TASK OBJECTIVE ▸
In this exercise, restate the listing word for word.

GIVEN DATA ▸
+--

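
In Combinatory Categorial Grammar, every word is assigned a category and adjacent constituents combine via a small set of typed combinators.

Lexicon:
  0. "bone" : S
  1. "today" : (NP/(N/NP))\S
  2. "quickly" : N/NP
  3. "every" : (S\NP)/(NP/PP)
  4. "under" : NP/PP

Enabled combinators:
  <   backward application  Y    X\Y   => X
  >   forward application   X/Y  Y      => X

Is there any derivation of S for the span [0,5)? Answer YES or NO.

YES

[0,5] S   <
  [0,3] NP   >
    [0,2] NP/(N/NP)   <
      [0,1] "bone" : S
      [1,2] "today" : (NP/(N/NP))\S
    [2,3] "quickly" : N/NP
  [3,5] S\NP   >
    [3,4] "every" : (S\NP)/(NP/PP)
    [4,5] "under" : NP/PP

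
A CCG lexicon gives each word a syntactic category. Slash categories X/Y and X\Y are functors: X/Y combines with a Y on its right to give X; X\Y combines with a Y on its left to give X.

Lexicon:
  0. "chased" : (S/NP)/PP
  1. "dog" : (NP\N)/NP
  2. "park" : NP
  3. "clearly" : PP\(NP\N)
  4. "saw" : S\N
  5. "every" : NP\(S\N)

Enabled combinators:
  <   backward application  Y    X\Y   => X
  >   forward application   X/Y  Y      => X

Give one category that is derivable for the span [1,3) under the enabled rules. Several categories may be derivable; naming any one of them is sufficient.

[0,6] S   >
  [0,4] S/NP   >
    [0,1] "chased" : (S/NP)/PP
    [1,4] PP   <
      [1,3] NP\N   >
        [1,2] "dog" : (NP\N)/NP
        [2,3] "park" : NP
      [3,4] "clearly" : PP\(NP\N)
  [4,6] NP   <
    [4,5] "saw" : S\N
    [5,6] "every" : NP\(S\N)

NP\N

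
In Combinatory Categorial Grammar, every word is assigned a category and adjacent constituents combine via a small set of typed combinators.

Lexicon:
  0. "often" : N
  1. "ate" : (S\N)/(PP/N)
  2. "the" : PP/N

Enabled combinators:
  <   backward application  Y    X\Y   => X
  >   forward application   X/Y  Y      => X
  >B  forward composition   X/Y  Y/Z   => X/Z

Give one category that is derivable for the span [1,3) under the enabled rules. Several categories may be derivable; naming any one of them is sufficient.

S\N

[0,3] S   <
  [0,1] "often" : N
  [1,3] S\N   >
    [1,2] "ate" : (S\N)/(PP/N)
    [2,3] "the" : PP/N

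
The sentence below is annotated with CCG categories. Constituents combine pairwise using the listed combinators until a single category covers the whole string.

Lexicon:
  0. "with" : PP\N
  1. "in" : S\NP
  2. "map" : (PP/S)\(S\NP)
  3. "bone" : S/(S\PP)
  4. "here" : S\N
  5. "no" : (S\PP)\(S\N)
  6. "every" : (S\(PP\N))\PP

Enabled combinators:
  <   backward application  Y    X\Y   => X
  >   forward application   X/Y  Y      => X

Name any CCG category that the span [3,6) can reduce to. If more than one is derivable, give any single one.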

+--

ANSWER SECTION ▸
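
In Combinatory Categorial Grammar, every word is assigned a category and adjacent constituents combine via a small set of typed combinators.

Lexicon:
  0. "bone" : S
  1. "today" : (NP/(N/NP))\S
  2. "quickly" : N/NP
  3. "every" : (S\NP)/(NP/PP)
  4. "under" : NP/PP

Enabled combinators:
  <   backward application  Y    X\Y   => X
  >   forward application   X/Y  Y      => X

Is there any derivation of S for the span [0,5)? Answer YES or NO.

YES

[0,5] S   <
  [0,3] NP   >
    [0,2] NP/(N/NP)   <
      [0,1] "bone" : S
      [1,2] "today" : (NP/(N/NP))\S
    [2,3] "quickly" : N/NP
  [3,5] S\NP   >
    [3,4] "every" : (S\NP)/(NP/PP)
    [4,5] "under" : NP/PP

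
A CCG lexicon gives each word a syntactic category. Slash categories X/Y and X\Y are functors: X/Y combines with a Y on its right to give X; X\Y combines with a Y on its left to give X.

Lexicon:
  0. "chased" : (S/NP)/PP
  1. "dog" : (NP\N)/NP
  2. "park" : NP
  3. "clearly" : PP\(NP\N)
  4. "saw" : S\N
  5. "every" : NP\(S\N)

Enabled combinators:
  <   backward application  Y    X\Y   => X
  >   forward application   X/Y  Y      => X

Give one category that is derivable for the span [1,3) under the enabled rules. Several categories may be derivable; naming any one of them is sufficient.

[0,6] S   >
  [0,4] S/NP   >
    [0,1] "chased" : (S/NP)/PP
    [1,4] PP   <
      [1,3] NP\N   >
        [1,2] "dog" : (NP\N)/NP
        [2,3] "park" : NP
      [3,4] "clearly" : PP\(NP\N)
  [4,6] NP   <
    [4,5] "saw" : S\N
    [5,6] "every" : NP\(S\N)

NP\N

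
In Combinatory Categorial Grammar, every word is assigned a category and adjacent constituents combine via a small set of typed combinators.

Lexicon:
  0. "often" : N
  1. "ate" : (S\N)/(PP/N)
  2. "the" : PP/N

Enabled combinators:
  <   backward application  Y    X\Y   => X
  >   forward application   X/Y  Y      => X
  >B  forward composition   X/Y  Y/Z   => X/Z

Give one category that is derivable for the span [1,3) under the enabled rules. Several categories may be derivable; naming any one of them is sufficient.

S\N

[0,3] S   <
  [0,1] "often" : N
  [1,3] S\N   >
    [1,2] "ate" : (S\N)/(PP/N)
    [2,3] "the" : PP/N

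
The sentence below is annotated with CCG categories. Constituents combine pairwise using the listed combinators until a single category covers the whole string.

Lexicon:
  0. "with" : PP\N
  1. "in" : S\NP
  2. "map" : (PP/S)\(S\NP)
  3. "bone" : S/(S\PP)
  4. "here" : S\N
  5. "no" : (S\PP)\(S\N)
  6. "every" : (S\(PP\N))\PP

Enabled combinators:
  <   backward application  Y    X\Y   => X
  >   forward application   X/Y  Y      => X

Name any CCG category that the span [3,6) can reduce to. If more than one is derivable, give any single one.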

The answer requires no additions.